----- Supplied records

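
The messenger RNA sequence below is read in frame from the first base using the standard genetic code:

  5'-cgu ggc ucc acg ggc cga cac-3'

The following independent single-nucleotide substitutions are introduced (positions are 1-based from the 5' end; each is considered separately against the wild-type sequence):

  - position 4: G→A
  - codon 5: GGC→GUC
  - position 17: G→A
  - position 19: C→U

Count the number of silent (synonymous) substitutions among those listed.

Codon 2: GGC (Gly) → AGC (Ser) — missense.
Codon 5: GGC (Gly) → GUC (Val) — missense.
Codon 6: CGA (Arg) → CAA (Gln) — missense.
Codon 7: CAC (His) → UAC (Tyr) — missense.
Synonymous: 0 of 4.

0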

----------
----- Supplied records

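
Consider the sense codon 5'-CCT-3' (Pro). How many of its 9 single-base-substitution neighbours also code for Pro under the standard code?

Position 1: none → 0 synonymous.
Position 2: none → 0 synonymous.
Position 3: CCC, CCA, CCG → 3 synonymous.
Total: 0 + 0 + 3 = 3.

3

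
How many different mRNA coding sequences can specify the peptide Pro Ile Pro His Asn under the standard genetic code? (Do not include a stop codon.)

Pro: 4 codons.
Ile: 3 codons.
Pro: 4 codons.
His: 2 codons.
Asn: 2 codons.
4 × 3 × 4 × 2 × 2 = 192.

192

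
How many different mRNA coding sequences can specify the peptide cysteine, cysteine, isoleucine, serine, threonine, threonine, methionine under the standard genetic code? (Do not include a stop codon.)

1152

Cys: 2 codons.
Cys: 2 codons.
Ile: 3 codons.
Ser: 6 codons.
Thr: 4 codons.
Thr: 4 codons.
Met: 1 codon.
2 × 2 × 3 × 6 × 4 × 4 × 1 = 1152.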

----------
----- Supplied records

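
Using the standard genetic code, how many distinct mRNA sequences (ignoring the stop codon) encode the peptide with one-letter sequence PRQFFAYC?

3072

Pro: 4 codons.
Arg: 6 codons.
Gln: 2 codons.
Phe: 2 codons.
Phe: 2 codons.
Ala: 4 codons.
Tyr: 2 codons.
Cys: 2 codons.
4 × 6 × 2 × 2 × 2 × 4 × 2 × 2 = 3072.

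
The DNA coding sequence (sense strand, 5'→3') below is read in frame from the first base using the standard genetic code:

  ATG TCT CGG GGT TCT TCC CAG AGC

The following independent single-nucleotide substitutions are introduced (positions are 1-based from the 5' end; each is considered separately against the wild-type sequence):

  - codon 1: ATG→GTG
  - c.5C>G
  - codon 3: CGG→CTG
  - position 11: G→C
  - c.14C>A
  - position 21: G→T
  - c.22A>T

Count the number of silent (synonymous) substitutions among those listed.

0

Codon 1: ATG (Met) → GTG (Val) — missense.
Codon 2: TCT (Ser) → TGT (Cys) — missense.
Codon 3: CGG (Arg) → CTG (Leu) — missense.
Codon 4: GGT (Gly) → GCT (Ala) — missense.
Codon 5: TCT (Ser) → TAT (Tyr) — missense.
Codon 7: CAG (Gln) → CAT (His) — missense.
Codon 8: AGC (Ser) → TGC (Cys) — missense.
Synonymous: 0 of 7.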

----------

● **Task item**:
Reproduce, character for character, only the lines of the preceding data that start at the line with "The messenger RNA" and end at the line with "5'-cgu ggc ucc acg ggc cga cac-3'", both included.

● **Response to the task**:
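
The messenger RNA sequence below is read in frame from the first base using the standard genetic code:

  5'-cgu ggc ucc acg ggc cga cac-3'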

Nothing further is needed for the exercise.